Collected data
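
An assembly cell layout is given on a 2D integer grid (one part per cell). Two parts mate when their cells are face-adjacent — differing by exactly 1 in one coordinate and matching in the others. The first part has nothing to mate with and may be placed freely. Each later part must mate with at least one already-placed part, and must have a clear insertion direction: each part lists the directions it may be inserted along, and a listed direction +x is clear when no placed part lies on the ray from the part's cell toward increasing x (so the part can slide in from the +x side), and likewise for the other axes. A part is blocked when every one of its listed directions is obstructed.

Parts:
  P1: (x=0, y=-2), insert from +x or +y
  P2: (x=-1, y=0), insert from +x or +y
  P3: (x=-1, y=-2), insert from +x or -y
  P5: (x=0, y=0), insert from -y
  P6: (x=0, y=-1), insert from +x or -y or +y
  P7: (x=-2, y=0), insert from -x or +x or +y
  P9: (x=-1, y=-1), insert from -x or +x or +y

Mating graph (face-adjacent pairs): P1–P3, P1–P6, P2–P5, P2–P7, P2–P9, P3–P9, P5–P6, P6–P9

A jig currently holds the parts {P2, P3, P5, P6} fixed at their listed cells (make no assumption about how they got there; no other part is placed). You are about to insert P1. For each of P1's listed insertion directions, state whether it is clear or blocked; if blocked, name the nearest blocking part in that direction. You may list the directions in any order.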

--- WHAT THE TASK ASKS ---
Exactly as written, copy out all the entries above.

--- RESPONSE AREA ---
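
An assembly cell layout is given on a 2D integer grid (one part per cell). Two parts mate when their cells are face-adjacent — differing by exactly 1 in one coordinate and matching in the others. The first part has nothing to mate with and may be placed freely. Each later part must mate with at least one already-placed part, and must have a clear insertion direction: each part lists the directions it may be inserted along, and a listed direction +x is clear when no placed part lies on the ray from the part's cell toward increasing x (so the part can slide in from the +x side), and likewise for the other axes. A part is blocked when every one of its listed directions is obstructed.

Parts:
  P1: (x=0, y=-2), insert from +x or +y
  P2: (x=-1, y=0), insert from +x or +y
  P3: (x=-1, y=-2), insert from +x or -y
  P5: (x=0, y=0), insert from -y
  P6: (x=0, y=-1), insert from +x or -y or +y
  P7: (x=-2, y=0), insert from -x or +x or +y
  P9: (x=-1, y=-1), insert from -x or +x or +y

Mating graph (face-adjacent pairs): P1–P3, P1–P6, P2–P5, P2–P7, P2–P9, P3–P9, P5–P6, P6–P9

A jig currently holds the parts {P2, P3, P5, P6} fixed at their listed cells (make no assumption about how they got there; no other part is placed). You are about to insert P1. For each of P1's listed insertion directions, state whether it is clear or blocked; if blocked, name the nearest blocking part in that direction. You may list the directions in any order.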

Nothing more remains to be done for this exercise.